Exact reproduction of all the data is needed.

Collected data:
───
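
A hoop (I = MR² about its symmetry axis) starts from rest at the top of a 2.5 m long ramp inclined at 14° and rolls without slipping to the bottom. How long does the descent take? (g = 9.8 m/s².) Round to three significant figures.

For this body I = MR², i.e. k = I/(MR²) = 1.
Translational: Mg sinθ − f = Ma. Rotational about the CM: fR = Iα = kMRa, so f = kMa.
Hence a = g sinθ/(1+k) = 9.8×sin14°/2 = 1.185 m/s².
Starting from rest, L = ½at², so t = √(2L/a) = √(2×2.5/1.185) ≈ 2.05 s.

t ≈ 2.05 s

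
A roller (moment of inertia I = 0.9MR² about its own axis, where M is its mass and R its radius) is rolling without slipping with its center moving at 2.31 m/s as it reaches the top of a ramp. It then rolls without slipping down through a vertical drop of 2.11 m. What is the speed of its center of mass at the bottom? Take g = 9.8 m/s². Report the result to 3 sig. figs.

v ≈ 5.21 m/s

Here I = 0.9MR², so the shape factor k = I/(MR²) = 0.9.
The rolling condition ω = v/R makes the rotational term ½I(v/R)² = ½kMv², so KE_total = ½(1+k)Mv² = (19/20)Mv².
Energy conservation: (19/20)Mv₀² + Mgh = (19/20)Mv², so v² = v₀² + 2gh/(1+k).
v = √(2.31² + 2×9.8×2.11/1.9) = √27.1 ≈ 5.21 m/s.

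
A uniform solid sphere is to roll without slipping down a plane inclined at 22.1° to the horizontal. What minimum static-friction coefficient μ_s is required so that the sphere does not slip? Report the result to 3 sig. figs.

The moment of inertia is (2/5)MR², giving k ≡ I/(MR²) = 0.4.
Along the incline Mg sinθ − f = Ma, and torque about the center fR = Iα = kMR²(a/R) gives f = kMa.
These give a = g sinθ/(1+k) and the required friction f = kMg sinθ/(1+k).
With N = Mg cosθ, the no-slip condition f ≤ μN gives μ_min = f/N = k tanθ/(1+k).
μ_min = 0.4 × tan22.1° / 1.4 ≈ 0.116.

μ_min ≈ 0.116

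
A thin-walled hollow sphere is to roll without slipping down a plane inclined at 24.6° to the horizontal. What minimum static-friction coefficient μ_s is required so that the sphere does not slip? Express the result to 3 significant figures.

For this body I = (2/3)MR², i.e. k = I/(MR²) = 2/3.
Newton's second law down the slope: Mg sinθ − f = Ma. The torque equation fR = Iα (with α = a/R) gives f = kMa.
These give a = g sinθ/(1+k) and the required friction f = kMg sinθ/(1+k).
With N = Mg cosθ, the no-slip condition f ≤ μN gives μ_min = f/N = k tanθ/(1+k).
μ_min = (2/3) × tan24.6° / 1.667 ≈ 0.183.

μ_min ≈ 0.183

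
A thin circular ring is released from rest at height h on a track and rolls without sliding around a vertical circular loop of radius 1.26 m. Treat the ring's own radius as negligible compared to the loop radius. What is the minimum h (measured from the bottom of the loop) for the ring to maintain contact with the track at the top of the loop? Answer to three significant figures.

The moment of inertia is MR², giving k ≡ I/(MR²) = 1.
At the top of the loop, the minimum-contact condition is Mg = Mv_top²/r, so v_top² = gr.
With ω = v/R, the kinetic energy at speed v is ½(1+k)Mv² = Mv².
Energy conservation from release (height h) to the top (height 2r): Mgh = Mg(2r) + M·gr.
Thus h_min = 2r + (1+k)r/2 = r(2 + 2/2) = 1.26 × 3 ≈ 3.78 m.

h_min ≈ 3.78 m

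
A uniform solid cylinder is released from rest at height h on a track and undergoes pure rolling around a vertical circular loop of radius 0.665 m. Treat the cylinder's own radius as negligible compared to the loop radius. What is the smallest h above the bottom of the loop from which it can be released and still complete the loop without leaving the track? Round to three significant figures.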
───
Finished exercise:
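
A hoop (I = MR² about its symmetry axis) starts from rest at the top of a 2.5 m long ramp inclined at 14° and rolls without slipping to the bottom. How long does the descent take? (g = 9.8 m/s².) Round to three significant figures.

For this body I = MR², i.e. k = I/(MR²) = 1.
Translational: Mg sinθ − f = Ma. Rotational about the CM: fR = Iα = kMRa, so f = kMa.
Hence a = g sinθ/(1+k) = 9.8×sin14°/2 = 1.185 m/s².
Starting from rest, L = ½at², so t = √(2L/a) = √(2×2.5/1.185) ≈ 2.05 s.

t ≈ 2.05 s

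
A roller (moment of inertia I = 0.9MR² about its own axis, where M is its mass and R its radius) is rolling without slipping with its center moving at 2.31 m/s as it reaches the top of a ramp. It then rolls without slipping down through a vertical drop of 2.11 m. What is the speed of its center of mass at the bottom? Take g = 9.8 m/s². Report the result to 3 sig. figs.

v ≈ 5.21 m/s

Here I = 0.9MR², so the shape factor k = I/(MR²) = 0.9.
The rolling condition ω = v/R makes the rotational term ½I(v/R)² = ½kMv², so KE_total = ½(1+k)Mv² = (19/20)Mv².
Energy conservation: (19/20)Mv₀² + Mgh = (19/20)Mv², so v² = v₀² + 2gh/(1+k).
v = √(2.31² + 2×9.8×2.11/1.9) = √27.1 ≈ 5.21 m/s.

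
A uniform solid sphere is to roll without slipping down a plane inclined at 22.1° to the horizontal. What minimum static-friction coefficient μ_s is required so that the sphere does not slip? Report the result to 3 sig. figs.

The moment of inertia is (2/5)MR², giving k ≡ I/(MR²) = 0.4.
Along the incline Mg sinθ − f = Ma, and torque about the center fR = Iα = kMR²(a/R) gives f = kMa.
These give a = g sinθ/(1+k) and the required friction f = kMg sinθ/(1+k).
With N = Mg cosθ, the no-slip condition f ≤ μN gives μ_min = f/N = k tanθ/(1+k).
μ_min = 0.4 × tan22.1° / 1.4 ≈ 0.116.

μ_min ≈ 0.116

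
A thin-walled hollow sphere is to roll without slipping down a plane inclined at 24.6° to the horizontal. What minimum static-friction coefficient μ_s is required so that the sphere does not slip? Express the result to 3 significant figures.

For this body I = (2/3)MR², i.e. k = I/(MR²) = 2/3.
Newton's second law down the slope: Mg sinθ − f = Ma. The torque equation fR = Iα (with α = a/R) gives f = kMa.
These give a = g sinθ/(1+k) and the required friction f = kMg sinθ/(1+k).
With N = Mg cosθ, the no-slip condition f ≤ μN gives μ_min = f/N = k tanθ/(1+k).
μ_min = (2/3) × tan24.6° / 1.667 ≈ 0.183.

μ_min ≈ 0.183

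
A thin circular ring is released from rest at height h on a track and rolls without sliding around a vertical circular loop of radius 1.26 m. Treat the ring's own radius as negligible compared to the loop radius. What is the minimum h (measured from the bottom of the loop) for the ring to maintain contact with the track at the top of the loop? Answer to three significant figures.

The moment of inertia is MR², giving k ≡ I/(MR²) = 1.
At the top of the loop, the minimum-contact condition is Mg = Mv_top²/r, so v_top² = gr.
With ω = v/R, the kinetic energy at speed v is ½(1+k)Mv² = Mv².
Energy conservation from release (height h) to the top (height 2r): Mgh = Mg(2r) + M·gr.
Thus h_min = 2r + (1+k)r/2 = r(2 + 2/2) = 1.26 × 3 ≈ 3.78 m.

h_min ≈ 3.78 m

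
A uniform solid cylinder is released from rest at height h on a track and undergoes pure rolling around a vertical circular loop of radius 0.665 m. Treat the cylinder's own radius as negligible compared to the loop radius. What is the smallest h above the bottom of the loop from which it can be released and still complete the loop without leaving the track? Round to three significant figures.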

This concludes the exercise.